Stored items

++++++++

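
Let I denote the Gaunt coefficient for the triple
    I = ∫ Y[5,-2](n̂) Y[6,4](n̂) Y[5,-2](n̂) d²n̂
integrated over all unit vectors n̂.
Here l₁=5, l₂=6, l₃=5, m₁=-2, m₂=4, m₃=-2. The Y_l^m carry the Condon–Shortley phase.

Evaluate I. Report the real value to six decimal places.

0.137762

m-sum 0 ✓  L=16 even ✓  1≤5≤11 ✓
Π(2lᵢ+1) = 11×13×11 = 1573
triangle coeff Δ(5,6,5) = 1/28588560
Σ_t [1,5]: t=1:−1/345600 t=2:+1/13824 t=3:−1/5184 t=4:+1/13824 t=5:−1/345600 = -7/129600
(3j)²=80/7293 [(5 6 5; 0 0 0)], sign=+1
Σ_t [4,6]: t=4:+1/207360 t=5:−1/57600 t=6:+1/207360 = -1/129600
(3j)²=168/12155 [(5 6 5; -2 4 -2)], sign=+1
⇒ 4πI² = 896/3757
I = (+1)√(896/3757/(4π)) = 0.13776169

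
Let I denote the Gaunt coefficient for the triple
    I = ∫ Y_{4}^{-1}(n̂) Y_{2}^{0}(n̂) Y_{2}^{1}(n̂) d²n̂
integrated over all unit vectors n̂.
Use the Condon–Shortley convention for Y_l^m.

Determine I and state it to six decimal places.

Checks pass: Σm=0; 8 even; l₃=2∈[2,6].
(2·4+1)(2·2+1)(2·2+1) = 225
Δ: 4! 4! 0! / 9! → 1/630
sum: t=2:+1/16 = 1/16
3j²(4 2 2; 0 0 0) = Δ·Π!·Σ² = 2/35  (sign +1)
sum: t=2:+1/24 = 1/24
3j²(4 2 2; -1 0 1) = Δ·Π!·Σ² = 1/21  (sign -1)
combine: 4πI² = 225·2/35·1/21 = 30/49
take √, sign -1: I = -0.22072812

-0.220728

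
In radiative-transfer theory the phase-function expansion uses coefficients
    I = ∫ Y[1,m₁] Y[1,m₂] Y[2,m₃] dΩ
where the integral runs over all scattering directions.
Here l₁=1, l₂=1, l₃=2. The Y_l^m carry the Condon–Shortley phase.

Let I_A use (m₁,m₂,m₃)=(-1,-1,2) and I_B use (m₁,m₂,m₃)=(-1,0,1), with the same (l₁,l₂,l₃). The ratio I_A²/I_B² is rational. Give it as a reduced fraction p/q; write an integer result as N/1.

Shared (l₁,l₂,l₃)=(1,1,2): N and (l;000)² cancel in I_A²/I_B².
A: Δ = 0!·2!·2!/5! = 1/30; Racah Σ t=0..0: t=0:+1/4 = 1/4; ⇒ 3j(1 1 2; -1 -1 2)² = 1/5, sgn +1
B: Δ = 0!·2!·2!/5! = 1/30; Racah Σ t=0..0: t=0:+1/2 = 1/2; ⇒ 3j(1 1 2; -1 0 1)² = 1/10, sgn -1
I_A²/I_B² = (1/5)/(1/10) = 2/1

2/1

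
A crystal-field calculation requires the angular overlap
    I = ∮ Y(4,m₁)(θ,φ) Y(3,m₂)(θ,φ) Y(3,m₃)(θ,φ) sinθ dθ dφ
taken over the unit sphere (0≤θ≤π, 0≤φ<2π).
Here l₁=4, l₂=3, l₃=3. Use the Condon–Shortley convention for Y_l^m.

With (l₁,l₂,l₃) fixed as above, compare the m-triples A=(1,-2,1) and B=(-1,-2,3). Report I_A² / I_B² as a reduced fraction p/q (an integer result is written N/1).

l's match ⇒ only the (l;m) 3-j factors differ between A and B.
A: triangle coeff Δ(4,3,3) = 1/34650; Σ_t [0,1]: t=0:+1/144 t=1:−1/48 = -1/72; (3j)²=16/693 [(4 3 3; 1 -2 1)], sign=-1
B: triangle coeff Δ(4,3,3) = 1/34650; Σ_t [1,1]: t=1:−1/288 = -1/288; (3j)²=5/231 [(4 3 3; -1 -2 3)], sign=-1
I_A²/I_B² = (16/693)/(5/231) = 16/15

16/15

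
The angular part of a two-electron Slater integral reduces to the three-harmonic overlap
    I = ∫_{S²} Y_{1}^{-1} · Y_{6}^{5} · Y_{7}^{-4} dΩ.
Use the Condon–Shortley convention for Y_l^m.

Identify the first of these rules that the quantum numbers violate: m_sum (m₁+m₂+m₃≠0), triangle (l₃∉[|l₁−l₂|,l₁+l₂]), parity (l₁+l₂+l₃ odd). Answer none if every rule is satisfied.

none

Σmᵢ = 0  ✓
l₃∈[|l₁−l₂|,l₁+l₂]=[5,7], have l₃=7  ✓
Σlᵢ = 14 ⇒ even  ✓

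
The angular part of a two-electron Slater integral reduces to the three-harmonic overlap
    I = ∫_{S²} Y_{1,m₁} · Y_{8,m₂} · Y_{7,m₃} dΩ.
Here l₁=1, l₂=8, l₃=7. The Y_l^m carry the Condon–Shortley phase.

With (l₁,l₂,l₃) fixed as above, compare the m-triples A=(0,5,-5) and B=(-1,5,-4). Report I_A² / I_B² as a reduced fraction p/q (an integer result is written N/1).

1/2

l's match ⇒ only the (l;m) 3-j factors differ between A and B.
A: triangle coeff Δ(1,8,7) = 1/2040; Σ_t [1,1]: t=1:−1/958003200 = -1/958003200; (3j)²=13/680 [(1 8 7; 0 5 -5)], sign=-1
B: triangle coeff Δ(1,8,7) = 1/2040; Σ_t [2,2]: t=2:+1/479001600 = 1/479001600; (3j)²=13/340 [(1 8 7; -1 5 -4)], sign=-1
I_A²/I_B² = (13/680)/(13/340) = 1/2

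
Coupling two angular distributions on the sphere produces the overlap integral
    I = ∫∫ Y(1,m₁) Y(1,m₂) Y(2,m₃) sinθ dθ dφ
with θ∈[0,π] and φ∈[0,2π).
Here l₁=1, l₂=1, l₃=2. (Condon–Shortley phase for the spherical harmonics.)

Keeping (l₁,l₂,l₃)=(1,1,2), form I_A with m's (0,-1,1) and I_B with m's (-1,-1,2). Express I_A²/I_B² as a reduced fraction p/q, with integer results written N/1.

Same 1,1,2: normalisation and zero-m 3j drop out of the ratio.
A: Δ: 0! 2! 2! / 5! → 1/30; sum: t=0:+1/2 = 1/2; 3j²(1 1 2; 0 -1 1) = Δ·Π!·Σ² = 1/10  (sign -1)
B: Δ: 0! 2! 2! / 5! → 1/30; sum: t=0:+1/4 = 1/4; 3j²(1 1 2; -1 -1 2) = Δ·Π!·Σ² = 1/5  (sign +1)
I_A²/I_B² = (1/10)/(1/5) = 1/2

1/2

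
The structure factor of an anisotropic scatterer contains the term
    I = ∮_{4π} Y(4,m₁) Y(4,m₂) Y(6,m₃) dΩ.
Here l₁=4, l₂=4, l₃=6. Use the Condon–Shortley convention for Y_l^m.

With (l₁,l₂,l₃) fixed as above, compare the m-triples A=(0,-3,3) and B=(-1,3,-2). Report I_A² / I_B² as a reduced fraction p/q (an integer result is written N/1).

5/9

Same 4,4,6: normalisation and zero-m 3j drop out of the ratio.
A: Δ: 2! 6! 6! / 15! → 1/1261260; sum: t=0:+1/11520 t=1:−1/25920 = 1/20736; 3j²(4 4 6; 0 -3 3) = Δ·Π!·Σ² = 5/429  (sign -1)
B: Δ: 2! 6! 6! / 15! → 1/1261260; sum: t=1:−1/34560 t=2:+1/8640 = 1/11520; 3j²(4 4 6; -1 3 -2) = Δ·Π!·Σ² = 3/143  (sign +1)
I_A²/I_B² = (5/429)/(3/143) = 5/9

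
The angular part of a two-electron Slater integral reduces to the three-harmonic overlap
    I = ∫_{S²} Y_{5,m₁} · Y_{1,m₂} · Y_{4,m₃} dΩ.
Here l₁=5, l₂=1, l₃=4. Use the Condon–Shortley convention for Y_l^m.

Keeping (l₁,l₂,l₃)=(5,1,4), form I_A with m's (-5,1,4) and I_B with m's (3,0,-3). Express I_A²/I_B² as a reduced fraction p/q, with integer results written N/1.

45/16

l's match ⇒ only the (l;m) 3-j factors differ between A and B.
A: triangle coeff Δ(5,1,4) = 1/495; Σ_t [2,2]: t=2:+1/80640 = 1/80640; (3j)²=1/11 [(5 1 4; -5 1 4)], sign=+1
B: triangle coeff Δ(5,1,4) = 1/495; Σ_t [1,1]: t=1:−1/5040 = -1/5040; (3j)²=16/495 [(5 1 4; 3 0 -3)], sign=+1
I_A²/I_B² = (1/11)/(16/495) = 45/16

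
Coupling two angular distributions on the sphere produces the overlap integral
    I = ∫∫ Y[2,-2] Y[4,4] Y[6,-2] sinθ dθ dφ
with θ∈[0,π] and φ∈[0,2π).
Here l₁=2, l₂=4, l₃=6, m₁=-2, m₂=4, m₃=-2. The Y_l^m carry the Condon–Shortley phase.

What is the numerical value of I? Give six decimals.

m-sum 0 ✓  L=12 even ✓  2≤6≤6 ✓
Π(2lᵢ+1) = 5×9×13 = 585
triangle coeff Δ(2,4,6) = 1/6435
Σ_t [0,0]: t=0:+1/2304 = 1/2304
(3j)²=5/143 [(2 4 6; 0 0 0)], sign=+1
Σ_t [0,0]: t=0:+1/967680 = 1/967680
(3j)²=1/6435 [(2 4 6; -2 4 -2)], sign=+1
⇒ 4πI² = 5/1573
I = (+1)√(5/1573/(4π)) = 0.01590434

0.015904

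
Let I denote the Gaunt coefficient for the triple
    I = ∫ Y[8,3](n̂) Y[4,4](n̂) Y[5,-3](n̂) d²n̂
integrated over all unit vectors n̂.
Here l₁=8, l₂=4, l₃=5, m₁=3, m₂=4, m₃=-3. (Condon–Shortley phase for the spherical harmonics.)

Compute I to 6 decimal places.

0.000000

m-sum = 3 + 4 − 3 = 4 ≠ 0 ⇒ I = 0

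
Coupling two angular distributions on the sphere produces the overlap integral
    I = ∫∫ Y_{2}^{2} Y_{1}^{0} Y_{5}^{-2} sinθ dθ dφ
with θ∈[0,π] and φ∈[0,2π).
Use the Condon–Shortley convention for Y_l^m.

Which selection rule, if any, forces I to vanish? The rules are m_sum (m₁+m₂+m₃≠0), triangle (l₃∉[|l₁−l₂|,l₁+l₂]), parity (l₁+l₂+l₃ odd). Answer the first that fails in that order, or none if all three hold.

Σmᵢ = 0  ✓
l₃∈[|l₁−l₂|,l₁+l₂]=[1,3], have l₃=5  ✗
Σlᵢ = 8 ⇒ even

triangle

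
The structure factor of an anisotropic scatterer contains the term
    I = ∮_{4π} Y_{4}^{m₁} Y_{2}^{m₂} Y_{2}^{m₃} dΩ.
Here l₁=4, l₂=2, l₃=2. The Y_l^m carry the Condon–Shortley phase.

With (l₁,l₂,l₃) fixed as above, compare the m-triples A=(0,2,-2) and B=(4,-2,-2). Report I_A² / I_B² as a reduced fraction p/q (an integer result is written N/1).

l's match ⇒ only the (l;m) 3-j factors differ between A and B.
A: triangle coeff Δ(4,2,2) = 1/630; Σ_t [4,4]: t=4:+1/576 = 1/576; (3j)²=1/630 [(4 2 2; 0 2 -2)], sign=+1
B: triangle coeff Δ(4,2,2) = 1/630; Σ_t [0,0]: t=0:+1/576 = 1/576; (3j)²=1/9 [(4 2 2; 4 -2 -2)], sign=+1
I_A²/I_B² = (1/630)/(1/9) = 1/70

1/70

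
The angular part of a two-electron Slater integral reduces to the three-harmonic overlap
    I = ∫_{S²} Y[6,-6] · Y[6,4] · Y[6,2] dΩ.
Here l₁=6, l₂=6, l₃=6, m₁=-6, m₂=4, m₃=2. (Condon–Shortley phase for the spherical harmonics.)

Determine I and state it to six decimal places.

m-sum 0 ✓  L=18 even ✓  0≤6≤12 ✓
Π(2lᵢ+1) = 13×13×13 = 2197
triangle coeff Δ(6,6,6) = 1/325909584
Σ_t [0,6]: t=0:+1/373248000 t=1:−1/1728000 t=2:+1/110592 t=3:−1/46656 t=4:+1/110592 t=5:−1/1728000 t=6:+1/373248000 = -7/1555200
(3j)²=400/46189 [(6 6 6; 0 0 0)], sign=-1
Σ_t [6,6]: t=6:+1/24883200 = 1/24883200
(3j)²=70/4199 [(6 6 6; -6 4 2)], sign=+1
⇒ 4πI² = 364000/1147619
I = (-1)√(364000/1147619/(4π)) = -0.15887183

-0.158872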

++++++++

**Exercise directions:**
Using only the entries above, output the line with "I = ∫∫ Y(1,m₁) Y(1,m₂) Y(2,m₃) sinθ dθ dφ", the line with "Here l₁=5, l₂=1, l₃=4.", and all lines between them, exactly as they stand.

**Response to the task:**
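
    I = ∫∫ Y(1,m₁) Y(1,m₂) Y(2,m₃) sinθ dθ dφ
with θ∈[0,π] and φ∈[0,2π).
Here l₁=1, l₂=1, l₃=2. (Condon–Shortley phase for the spherical harmonics.)

Keeping (l₁,l₂,l₃)=(1,1,2), form I_A with m's (0,-1,1) and I_B with m's (-1,-1,2). Express I_A²/I_B² as a reduced fraction p/q, with integer results written N/1.

Same 1,1,2: normalisation and zero-m 3j drop out of the ratio.
A: Δ: 0! 2! 2! / 5! → 1/30; sum: t=0:+1/2 = 1/2; 3j²(1 1 2; 0 -1 1) = Δ·Π!·Σ² = 1/10  (sign -1)
B: Δ: 0! 2! 2! / 5! → 1/30; sum: t=0:+1/4 = 1/4; 3j²(1 1 2; -1 -1 2) = Δ·Π!·Σ² = 1/5  (sign +1)
I_A²/I_B² = (1/10)/(1/5) = 1/2

1/2

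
The structure factor of an anisotropic scatterer contains the term
    I = ∮_{4π} Y(4,m₁) Y(4,m₂) Y(6,m₃) dΩ.
Here l₁=4, l₂=4, l₃=6. Use the Condon–Shortley convention for Y_l^m.

With (l₁,l₂,l₃) fixed as above, compare the m-triples A=(0,-3,3) and B=(-1,3,-2). Report I_A² / I_B² as a reduced fraction p/q (an integer result is written N/1).

5/9

Same 4,4,6: normalisation and zero-m 3j drop out of the ratio.
A: Δ: 2! 6! 6! / 15! → 1/1261260; sum: t=0:+1/11520 t=1:−1/25920 = 1/20736; 3j²(4 4 6; 0 -3 3) = Δ·Π!·Σ² = 5/429  (sign -1)
B: Δ: 2! 6! 6! / 15! → 1/1261260; sum: t=1:−1/34560 t=2:+1/8640 = 1/11520; 3j²(4 4 6; -1 3 -2) = Δ·Π!·Σ² = 3/143  (sign +1)
I_A²/I_B² = (5/429)/(3/143) = 5/9

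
The angular part of a two-electron Slater integral reduces to the three-harmonic overlap
    I = ∫_{S²} Y_{5,m₁} · Y_{1,m₂} · Y_{4,m₃} dΩ.
Here l₁=5, l₂=1, l₃=4. Use the Condon–Shortley convention for Y_l^m.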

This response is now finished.